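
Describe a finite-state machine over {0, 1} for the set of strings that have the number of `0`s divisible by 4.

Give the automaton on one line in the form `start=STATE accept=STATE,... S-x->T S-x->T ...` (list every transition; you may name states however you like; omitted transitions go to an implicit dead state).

start=q0 accept=q0 q0-0->q1 q0-1->q0 q1-0->q2 q1-1->q1 q2-0->q3 q2-1->q2 q3-0->q0 q3-1->q3

Keep the running count of `0`s modulo 4: each `0` advances along the cycle q0 → q1 → q2 → q3 → q0 while other symbols loop. Accept at q0.
        0   1  
>* q0   q1  q0 
   q1   q2  q1 
   q2   q3  q2 
   q3   q0  q3 
(> = start, * = accepting)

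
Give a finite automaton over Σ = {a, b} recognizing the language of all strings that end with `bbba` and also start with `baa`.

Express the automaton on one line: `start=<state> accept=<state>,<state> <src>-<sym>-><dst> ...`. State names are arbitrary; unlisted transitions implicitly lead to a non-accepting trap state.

Build one automaton per condition and run them in lockstep. The first has 5 states tracking how much of the suffix `bbba` has currently been matched; the second has 5 states tracking whether the input so far still matches the prefix `baa`. A product state is a pair (one from each), accepting exactly when both do. After merging equivalent states the machine shrinks.
        a   b  
>  S0   S1  S2 
   S1   S1  S1 
   S2   S3  S1 
   S3   S4  S1 
   S4   S4  S5 
   S5   S4  S6 
   S6   S4  S7 
   S7   S8  S7 
 * S8   S4  S5 
(> = start, * = accepting)

start=S0 accept=S8 S0-a->S1 S0-b->S2 S1-a->S1 S1-b->S1 S2-a->S3 S2-b->S1 S3-a->S4 S3-b->S1 S4-a->S4 S4-b->S5 S5-a->S4 S5-b->S6 S6-a->S4 S6-b->S7 S7-a->S8 S7-b->S7 S8-a->S4 S8-b->S5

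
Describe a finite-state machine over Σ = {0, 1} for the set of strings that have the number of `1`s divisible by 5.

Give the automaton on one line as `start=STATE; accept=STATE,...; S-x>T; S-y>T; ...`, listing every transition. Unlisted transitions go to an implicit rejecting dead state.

start=q0; accept=q0; q0-0>q0; q0-1>q1; q1-0>q1; q1-1>q2; q2-0>q2; q2-1>q3; q3-0>q3; q3-1>q4; q4-0>q4; q4-1>q0

Keep the running count of `1`s modulo 5: each `1` advances along the cycle q0 → q1 → q2 → q3 → q4 → q0 while other symbols loop. Accept at q0.
5 states suffice.
        0   1  
>* q0   q0  q1 
   q1   q1  q2 
   q2   q2  q3 
   q3   q3  q4 
   q4   q4  q0 
(> = start, * = accepting)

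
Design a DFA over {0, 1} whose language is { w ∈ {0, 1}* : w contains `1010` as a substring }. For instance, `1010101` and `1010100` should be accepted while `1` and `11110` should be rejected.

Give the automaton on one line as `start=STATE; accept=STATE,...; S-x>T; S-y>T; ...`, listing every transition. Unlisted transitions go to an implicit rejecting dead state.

States S0..S3 record the length of the longest prefix of `1010` that matches the current input suffix. Reaching S4 means `1010` has been seen, and we stay there forever. Accept from S4.
A 5-state machine:
        0   1  
>  S0   S0  S1 
   S1   S2  S1 
   S2   S0  S3 
   S3   S4  S1 
 * S4   S4  S4 
(> = start, * = accepting)

start=S0; accept=S4; S0-0>S0; S0-1>S1; S1-0>S2; S1-1>S1; S2-0>S0; S2-1>S3; S3-0>S4; S3-1>S1; S4-0>S4; S4-1>S4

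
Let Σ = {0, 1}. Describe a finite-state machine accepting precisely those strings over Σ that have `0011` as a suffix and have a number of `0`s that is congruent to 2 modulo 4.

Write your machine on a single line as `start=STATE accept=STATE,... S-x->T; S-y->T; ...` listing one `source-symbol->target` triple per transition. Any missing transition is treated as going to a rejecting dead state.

start=A; accept=H; A-0->B; A-1->A; B-0->C; B-1->D; C-0->E; C-1->F; D-0->G; D-1->D; E-0->A; E-1->E; F-0->E; F-1->H; G-0->E; G-1->G; H-0->E; H-1->G

Build one automaton per condition and run them in lockstep. The first has 5 states tracking how much of the suffix `0011` has currently been matched; the second has 4 states tracking the count of `0`s modulo 4. A product state is a pair (one from each), accepting exactly when both do. Equivalent product states are then merged.
       0  1 
>  A   B  A 
   B   C  D 
   C   E  F 
   D   G  D 
   E   A  E 
   F   E  H 
   G   E  G 
 * H   E  G 
(> = start, * = accepting)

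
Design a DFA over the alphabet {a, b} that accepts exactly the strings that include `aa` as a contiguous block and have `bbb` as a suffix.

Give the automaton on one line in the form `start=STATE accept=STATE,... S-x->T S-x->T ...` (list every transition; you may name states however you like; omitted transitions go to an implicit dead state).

Build one automaton per condition and run them in lockstep. The first has 3 states tracking whether and how much of `aa` has been seen; the second has 4 states tracking how much of the suffix `bbb` has currently been matched. A product state is a pair (one from each), accepting exactly when both do.
        a   b  
>  S0   S1  S2 
   S1   S3  S2 
   S2   S1  S4 
   S3   S3  S5 
   S4   S1  S6 
   S5   S3  S7 
   S6   S1  S6 
   S7   S3  S8 
 * S8   S3  S8 
(> = start, * = accepting)

start=S0 accept=S8 S0-a->S1 S0-b->S2 S1-a->S3 S1-b->S2 S2-a->S1 S2-b->S4 S3-a->S3 S3-b->S5 S4-a->S1 S4-b->S6 S5-a->S3 S5-b->S7 S6-a->S1 S6-b->S6 S7-a->S3 S7-b->S8 S8-a->S3 S8-b->S8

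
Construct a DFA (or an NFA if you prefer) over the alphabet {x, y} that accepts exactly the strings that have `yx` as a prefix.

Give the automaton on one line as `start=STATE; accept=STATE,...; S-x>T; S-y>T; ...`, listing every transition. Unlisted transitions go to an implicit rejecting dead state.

Check the first 2 symbols one by one: q0 through q1 record how many have matched `yx` so far; any wrong symbol goes to the dead state q3. After all 2 match we enter the accepting sink q2.
        x   y  
>  q0   q3  q1 
   q1   q2  q3 
 * q2   q2  q2 
   q3   q3  q3 
(> = start, * = accepting)

start=q0; accept=q2; q0-x>q3; q0-y>q1; q1-x>q2; q1-y>q3; q2-x>q2; q2-y>q2; q3-x>q3; q3-y>q3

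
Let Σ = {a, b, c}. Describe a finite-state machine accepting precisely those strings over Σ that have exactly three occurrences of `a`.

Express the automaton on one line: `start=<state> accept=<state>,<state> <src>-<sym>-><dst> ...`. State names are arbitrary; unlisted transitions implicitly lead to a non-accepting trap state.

start=q0 accept=q3 q0-a->q1 q0-b->q0 q0-c->q0 q1-a->q2 q1-b->q1 q1-c->q1 q2-a->q3 q2-b->q2 q2-c->q2 q3-a->q4 q3-b->q3 q3-c->q3 q4-a->q4 q4-b->q4 q4-c->q4

Count `a`s, saturating at 4: states q0 through q3 mean 0 through 3 `a`s seen; q4 means more than 3. Each `a` increments (capped at q4); other symbols loop. Accept from {q3}.
        a   b   c  
>  q0   q1  q0  q0 
   q1   q2  q1  q1 
   q2   q3  q2  q2 
 * q3   q4  q3  q3 
   q4   q4  q4  q4 
(> = start, * = accepting)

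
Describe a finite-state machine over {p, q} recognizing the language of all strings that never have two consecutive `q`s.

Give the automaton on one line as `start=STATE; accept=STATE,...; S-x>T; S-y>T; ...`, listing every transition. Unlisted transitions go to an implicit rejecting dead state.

start=A; accept=A,B; A-p>A; A-q>B; B-p>A; B-q>C; C-p>C; C-q>C

This is the complement of 'contains `qq`'. Use the same substring-matching states — A through C holding how much of `qq` has just been matched — but flip the accepting set: everything except the trap C accepts.
A 3-state machine:
       p  q 
>* A   A  B 
 * B   A  C 
   C   C  C 
(> = start, * = accepting)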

+ + + + + + +

Give back the opening line of the records above and every line after it, up to and including the one with "Give a finite", unchanged.

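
Describe a finite-state machine over {0, 1} for the set of strings that have the number of `0`s divisible by 4.

Give the automaton on one line in the form `start=STATE accept=STATE,... S-x->T S-x->T ...` (list every transition; you may name states however you like; omitted transitions go to an implicit dead state).

start=q0 accept=q0 q0-0->q1 q0-1->q0 q1-0->q2 q1-1->q1 q2-0->q3 q2-1->q2 q3-0->q0 q3-1->q3

Keep the running count of `0`s modulo 4: each `0` advances along the cycle q0 → q1 → q2 → q3 → q0 while other symbols loop. Accept at q0.
        0   1  
>* q0   q1  q0 
   q1   q2  q1 
   q2   q3  q2 
   q3   q0  q3 
(> = start, * = accepting)

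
Give a finite automaton over Σ = {a, b} recognizing the language of all strings that end with `bbba` and also start with `baa`.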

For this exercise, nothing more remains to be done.